**EXERCISE DIRECTIONS:** From the data below, copy exactly the lines that lie between the one holding "Demand (units): R1" and the one holding "Suppose the plan is to open A, B, C, D", including both, and nothing more.
———
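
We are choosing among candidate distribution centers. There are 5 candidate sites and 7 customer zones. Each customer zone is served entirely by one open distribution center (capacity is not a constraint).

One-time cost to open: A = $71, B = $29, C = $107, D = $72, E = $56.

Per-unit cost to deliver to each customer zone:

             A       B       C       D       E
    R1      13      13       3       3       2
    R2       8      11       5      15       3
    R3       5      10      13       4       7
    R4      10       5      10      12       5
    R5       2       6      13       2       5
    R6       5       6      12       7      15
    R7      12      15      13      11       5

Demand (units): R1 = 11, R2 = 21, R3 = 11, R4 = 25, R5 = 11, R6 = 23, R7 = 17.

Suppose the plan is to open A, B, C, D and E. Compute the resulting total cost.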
———
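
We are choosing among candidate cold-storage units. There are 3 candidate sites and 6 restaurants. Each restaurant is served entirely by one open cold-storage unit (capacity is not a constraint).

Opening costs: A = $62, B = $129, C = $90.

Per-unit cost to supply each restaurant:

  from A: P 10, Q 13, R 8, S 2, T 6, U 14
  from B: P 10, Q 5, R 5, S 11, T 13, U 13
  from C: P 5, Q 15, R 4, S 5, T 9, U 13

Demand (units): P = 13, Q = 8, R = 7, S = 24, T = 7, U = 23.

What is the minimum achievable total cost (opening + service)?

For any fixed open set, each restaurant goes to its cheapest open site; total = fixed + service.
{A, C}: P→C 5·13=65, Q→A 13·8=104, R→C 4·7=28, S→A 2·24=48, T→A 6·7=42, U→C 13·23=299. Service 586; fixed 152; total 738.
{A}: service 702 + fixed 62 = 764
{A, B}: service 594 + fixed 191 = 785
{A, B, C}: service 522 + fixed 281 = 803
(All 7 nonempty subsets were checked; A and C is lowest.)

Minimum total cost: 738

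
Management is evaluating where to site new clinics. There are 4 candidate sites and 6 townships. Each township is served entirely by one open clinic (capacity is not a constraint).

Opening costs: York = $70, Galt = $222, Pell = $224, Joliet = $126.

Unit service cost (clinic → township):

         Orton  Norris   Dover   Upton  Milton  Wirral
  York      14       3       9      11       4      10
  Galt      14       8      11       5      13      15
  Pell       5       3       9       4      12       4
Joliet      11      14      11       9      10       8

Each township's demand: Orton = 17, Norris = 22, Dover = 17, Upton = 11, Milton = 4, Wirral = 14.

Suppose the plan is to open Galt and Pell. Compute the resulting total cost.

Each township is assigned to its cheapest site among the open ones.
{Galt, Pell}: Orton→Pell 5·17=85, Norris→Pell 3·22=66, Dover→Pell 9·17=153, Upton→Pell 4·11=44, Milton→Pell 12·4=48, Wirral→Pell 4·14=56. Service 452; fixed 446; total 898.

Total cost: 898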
———
**EXERCISE SOLUTION:**
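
Demand (units): R1 = 11, R2 = 21, R3 = 11, R4 = 25, R5 = 11, R6 = 23, R7 = 17.

Suppose the plan is to open A, B, C, D and E. Compute the resulting total cost.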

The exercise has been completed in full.